-- Extracted material follows --

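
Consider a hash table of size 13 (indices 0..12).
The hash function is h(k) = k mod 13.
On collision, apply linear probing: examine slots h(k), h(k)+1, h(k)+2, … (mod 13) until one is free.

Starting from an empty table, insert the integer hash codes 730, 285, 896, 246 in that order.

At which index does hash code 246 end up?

1

730 hashes to 2; slot 2 is free => place at 2.
285 hashes to 12; slot 12 is free => place at 12.
896 hashes to 12; 12 taken => place at 0.
246 hashes to 12; 12,0 taken => place at 1.
Table: [896, 246, 730, _, _, _, _, _, _, _, _, _, 285]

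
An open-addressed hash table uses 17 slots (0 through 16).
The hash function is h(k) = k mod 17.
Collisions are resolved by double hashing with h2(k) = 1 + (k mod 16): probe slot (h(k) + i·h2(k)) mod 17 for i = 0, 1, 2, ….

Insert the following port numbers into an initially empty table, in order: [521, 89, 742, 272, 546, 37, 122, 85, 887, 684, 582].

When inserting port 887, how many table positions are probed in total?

521 hashes to 11; slot 11 is free => place at 11.
89 hashes to 4; slot 4 is free => place at 4.
742 hashes to 11, h2=7; 11 taken => place at 1.
272 hashes to 0; slot 0 is free => place at 0.
546 hashes to 2; slot 2 is free => place at 2.
37 hashes to 3; slot 3 is free => place at 3.
122 hashes to 3, h2=11; 3 taken => place at 14.
85 hashes to 0, h2=6; 0 taken => place at 6.
887 hashes to 3, h2=8; 3,11,2 taken => place at 10.
684 hashes to 4, h2=13; 4,0 taken => place at 13.
582 hashes to 4, h2=7; 4,11,1 taken => place at 8.
Table: [272, 742, 546, 37, 89, —, 85, —, 582, —, 887, 521, —, 684, 122, —, —]

4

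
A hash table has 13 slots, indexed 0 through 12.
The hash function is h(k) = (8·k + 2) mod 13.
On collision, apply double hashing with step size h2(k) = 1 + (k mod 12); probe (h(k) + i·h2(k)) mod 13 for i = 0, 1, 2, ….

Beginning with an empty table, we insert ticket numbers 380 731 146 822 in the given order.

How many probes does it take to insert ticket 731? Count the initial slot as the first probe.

380 hashes to 0; slot 0 is free => place at 0.
731 hashes to 0, h2=12; 0 taken => place at 12.
146 hashes to 0, h2=3; 0 taken => place at 3.
822 hashes to 0, h2=7; 0 taken => place at 7.
Table: [380, -, -, 146, -, -, -, 822, -, -, -, -, 731]

2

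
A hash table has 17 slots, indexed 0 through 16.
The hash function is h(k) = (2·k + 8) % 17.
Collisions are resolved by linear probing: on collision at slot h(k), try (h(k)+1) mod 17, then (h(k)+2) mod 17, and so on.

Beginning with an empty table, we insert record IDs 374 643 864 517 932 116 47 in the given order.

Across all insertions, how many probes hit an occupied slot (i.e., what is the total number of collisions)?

374 hashes to 8; slot 8 is free → place at 8.
643 hashes to 2; slot 2 is free → place at 2.
864 hashes to 2; 2 taken → place at 3.
517 hashes to 5; slot 5 is free → place at 5.
932 hashes to 2; 2,3 taken → place at 4.
116 hashes to 2; 2,3,4,5 taken → place at 6.
47 hashes to 0; slot 0 is free → place at 0.
Table: [47, -, 643, 864, 932, 517, 116, -, 374, -, -, -, -, -, -, -, -]

7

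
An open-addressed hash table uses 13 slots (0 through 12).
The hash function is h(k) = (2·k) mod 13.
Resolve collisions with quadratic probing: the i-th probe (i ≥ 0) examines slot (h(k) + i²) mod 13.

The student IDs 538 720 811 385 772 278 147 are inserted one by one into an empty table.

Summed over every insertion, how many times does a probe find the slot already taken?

10

538: h=10 -> slot 10
720: h=10, probe 10,11 -> slot 11
811: h=10, probe 10,11,1 -> slot 1
385: h=3 -> slot 3
772: h=10, probe 10,11,1,6 -> slot 6
278: h=10, probe 10,11,1,6,0 -> slot 0
147: h=8 -> slot 8
Table: [278, 811, -, 385, -, -, 772, -, 147, -, 538, 720, -]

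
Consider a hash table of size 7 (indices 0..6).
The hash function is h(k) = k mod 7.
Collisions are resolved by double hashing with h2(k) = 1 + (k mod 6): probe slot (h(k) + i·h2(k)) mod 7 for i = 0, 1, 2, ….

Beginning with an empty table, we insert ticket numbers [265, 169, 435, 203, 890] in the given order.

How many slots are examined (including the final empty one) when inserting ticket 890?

265 hashes to 6; slot 6 is free → place at 6.
169 hashes to 1; slot 1 is free → place at 1.
435 hashes to 1, h2=4; 1 taken → place at 5.
203 hashes to 0; slot 0 is free → place at 0.
890 hashes to 1, h2=3; 1 taken → place at 4.
Table: [203, 169, ∅, ∅, 890, 435, 265]

2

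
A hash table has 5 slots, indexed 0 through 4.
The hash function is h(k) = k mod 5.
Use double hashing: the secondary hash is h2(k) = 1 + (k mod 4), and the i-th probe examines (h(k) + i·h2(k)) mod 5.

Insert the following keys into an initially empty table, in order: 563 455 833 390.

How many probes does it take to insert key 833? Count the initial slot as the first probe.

3

Insert 563: h=3, slot 3 empty => index 3.
Insert 455: h=0, slot 0 empty => index 0.
Insert 833: h=3, h2=2, slots 3,0 occupied => index 2.
Insert 390: h=0, h2=3, slots 0,3 occupied => index 1.
Table: [455, 390, 833, 563, _]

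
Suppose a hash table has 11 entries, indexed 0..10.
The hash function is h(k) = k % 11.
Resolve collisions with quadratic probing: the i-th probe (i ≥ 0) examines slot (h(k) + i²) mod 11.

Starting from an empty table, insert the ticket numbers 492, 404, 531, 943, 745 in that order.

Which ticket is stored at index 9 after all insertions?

404

492 hashes to 8; slot 8 is free => place at 8.
404 hashes to 8; 8 taken => place at 9.
531 hashes to 3; slot 3 is free => place at 3.
943 hashes to 8; 8,9 taken => place at 1.
745 hashes to 8; 8,9,1 taken => place at 6.
Table: [-, 943, -, 531, -, -, 745, -, 492, 404, -]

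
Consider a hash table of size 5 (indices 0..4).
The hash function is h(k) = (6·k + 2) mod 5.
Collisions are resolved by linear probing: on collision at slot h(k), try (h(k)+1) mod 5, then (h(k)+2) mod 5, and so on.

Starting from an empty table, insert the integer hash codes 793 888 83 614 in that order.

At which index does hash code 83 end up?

2

Insert 793: h=0, slot 0 empty => index 0.
Insert 888: h=0, slot 0 occupied => index 1.
Insert 83: h=0, slots 0,1 occupied => index 2.
Insert 614: h=1, slots 1,2 occupied => index 3.
Table: [793, 888, 83, 614, -]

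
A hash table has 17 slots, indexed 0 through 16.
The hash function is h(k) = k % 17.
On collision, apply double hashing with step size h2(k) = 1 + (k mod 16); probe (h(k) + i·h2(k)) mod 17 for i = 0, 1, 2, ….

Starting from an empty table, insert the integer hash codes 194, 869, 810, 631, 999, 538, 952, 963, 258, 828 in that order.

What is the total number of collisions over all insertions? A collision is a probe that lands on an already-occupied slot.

194 hashes to 7; slot 7 is free -> place at 7.
869 hashes to 2; slot 2 is free -> place at 2.
810 hashes to 11; slot 11 is free -> place at 11.
631 hashes to 2, h2=8; 2 taken -> place at 10.
999 hashes to 13; slot 13 is free -> place at 13.
538 hashes to 11, h2=11; 11 taken -> place at 5.
952 hashes to 0; slot 0 is free -> place at 0.
963 hashes to 11, h2=4; 11 taken -> place at 15.
258 hashes to 3; slot 3 is free -> place at 3.
828 hashes to 12; slot 12 is free -> place at 12.
Table: [952, ., 869, 258, ., 538, ., 194, ., ., 631, 810, 828, 999, ., 963, .]

3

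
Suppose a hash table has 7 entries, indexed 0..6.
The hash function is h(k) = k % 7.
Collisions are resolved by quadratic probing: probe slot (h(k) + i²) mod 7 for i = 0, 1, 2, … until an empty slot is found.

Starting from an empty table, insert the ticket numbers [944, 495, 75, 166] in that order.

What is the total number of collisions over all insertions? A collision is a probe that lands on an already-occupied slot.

944 hashes to 6; slot 6 is free => place at 6.
495 hashes to 5; slot 5 is free => place at 5.
75 hashes to 5; 5,6 taken => place at 2.
166 hashes to 5; 5,6,2 taken => place at 0.
Table: [166, ∅, 75, ∅, ∅, 495, 944]

5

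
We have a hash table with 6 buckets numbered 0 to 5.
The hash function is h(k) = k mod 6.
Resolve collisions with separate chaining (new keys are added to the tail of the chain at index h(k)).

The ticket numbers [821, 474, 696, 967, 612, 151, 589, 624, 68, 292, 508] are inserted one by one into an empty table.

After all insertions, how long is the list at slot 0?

4

821 -> bucket 5
474 -> bucket 0
696 -> bucket 0 (collision)
967 -> bucket 1
612 -> bucket 0 (collision)
151 -> bucket 1 (collision)
589 -> bucket 1 (collision)
624 -> bucket 0 (collision)
68 -> bucket 2
292 -> bucket 4
508 -> bucket 4 (collision)
Final buckets:
0: 474 -> 696 -> 612 -> 624
1: 967 -> 151 -> 589
2: 68
3: —
4: 292 -> 508
5: 821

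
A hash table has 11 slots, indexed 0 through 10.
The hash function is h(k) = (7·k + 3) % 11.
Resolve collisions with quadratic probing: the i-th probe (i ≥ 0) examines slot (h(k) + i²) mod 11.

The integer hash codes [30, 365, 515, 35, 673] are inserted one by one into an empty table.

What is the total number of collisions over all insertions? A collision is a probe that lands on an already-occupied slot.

3

30: h=4 → slot 4
365: h=6 → slot 6
515: h=0 → slot 0
35: h=6, probe 6,7 → slot 7
673: h=6, probe 6,7,10 → slot 10
Table: [515, -, -, -, 30, -, 365, 35, -, -, 673]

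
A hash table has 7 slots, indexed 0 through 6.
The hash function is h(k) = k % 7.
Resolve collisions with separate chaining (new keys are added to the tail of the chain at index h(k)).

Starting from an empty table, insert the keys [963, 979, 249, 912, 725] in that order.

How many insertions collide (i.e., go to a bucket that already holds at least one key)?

963 → bucket 4
979 → bucket 6
249 → bucket 4 (collision)
912 → bucket 2
725 → bucket 4 (collision)
Final buckets:
0: _
1: _
2: 912
3: _
4: 963 -> 249 -> 725
5: _
6: 979

2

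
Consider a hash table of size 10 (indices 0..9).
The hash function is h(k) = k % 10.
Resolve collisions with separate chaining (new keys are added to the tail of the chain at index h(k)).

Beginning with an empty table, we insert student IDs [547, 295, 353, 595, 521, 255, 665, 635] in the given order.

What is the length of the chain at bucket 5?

5

547 -> bucket 7
295 -> bucket 5
353 -> bucket 3
595 -> bucket 5 (collision)
521 -> bucket 1
255 -> bucket 5 (collision)
665 -> bucket 5 (collision)
635 -> bucket 5 (collision)
Final buckets:
0: —
1: 521
2: —
3: 353
4: —
5: 295 -> 595 -> 255 -> 665 -> 635
6: —
7: 547
8: —
9: —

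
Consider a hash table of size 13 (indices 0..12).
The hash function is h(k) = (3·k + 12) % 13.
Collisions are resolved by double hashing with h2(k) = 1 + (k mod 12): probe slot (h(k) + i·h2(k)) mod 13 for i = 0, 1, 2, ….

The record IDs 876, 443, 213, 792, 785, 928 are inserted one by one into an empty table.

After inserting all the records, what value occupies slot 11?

213

876: h=1 => slot 1
443: h=2 => slot 2
213: h=1, h2=10, probe 1,11 => slot 11
792: h=9 => slot 9
785: h=1, h2=6, probe 1,7 => slot 7
928: h=1, h2=5, probe 1,6 => slot 6
Table: [_, 876, 443, _, _, _, 928, 785, _, 792, _, 213, _]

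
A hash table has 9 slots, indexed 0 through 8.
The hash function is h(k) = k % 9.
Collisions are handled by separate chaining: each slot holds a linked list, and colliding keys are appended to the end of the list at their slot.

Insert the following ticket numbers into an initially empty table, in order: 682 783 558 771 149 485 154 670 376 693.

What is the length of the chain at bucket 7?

682 -> bucket 7
783 -> bucket 0
558 -> bucket 0 (collision)
771 -> bucket 6
149 -> bucket 5
485 -> bucket 8
154 -> bucket 1
670 -> bucket 4
376 -> bucket 7 (collision)
693 -> bucket 0 (collision)
Final buckets:
0: 783 -> 558 -> 693
1: 154
2: -
3: -
4: 670
5: 149
6: 771
7: 682 -> 376
8: 485

2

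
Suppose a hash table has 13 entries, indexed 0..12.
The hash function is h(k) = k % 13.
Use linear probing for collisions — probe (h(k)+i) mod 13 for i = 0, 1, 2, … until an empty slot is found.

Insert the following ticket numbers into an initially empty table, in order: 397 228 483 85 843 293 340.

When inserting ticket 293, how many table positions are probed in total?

397 hashes to 7; slot 7 is free -> place at 7.
228 hashes to 7; 7 taken -> place at 8.
483 hashes to 2; slot 2 is free -> place at 2.
85 hashes to 7; 7,8 taken -> place at 9.
843 hashes to 11; slot 11 is free -> place at 11.
293 hashes to 7; 7,8,9 taken -> place at 10.
340 hashes to 2; 2 taken -> place at 3.
Table: [—, —, 483, 340, —, —, —, 397, 228, 85, 293, 843, —]

4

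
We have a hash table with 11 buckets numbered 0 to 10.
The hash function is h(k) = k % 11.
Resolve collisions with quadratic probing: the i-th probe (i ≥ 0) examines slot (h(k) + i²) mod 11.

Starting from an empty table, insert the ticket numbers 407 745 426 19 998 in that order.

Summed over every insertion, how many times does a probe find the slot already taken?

6

407: h=0 => slot 0
745: h=8 => slot 8
426: h=8, probe 8,9 => slot 9
19: h=8, probe 8,9,1 => slot 1
998: h=8, probe 8,9,1,6 => slot 6
Table: [407, 19, ., ., ., ., 998, ., 745, 426, .]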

-- Extracted material concluded --

-- Instructions to follow --
From the records above, count the lines that contain "uses". Only the number should be written.

-- Output below --
2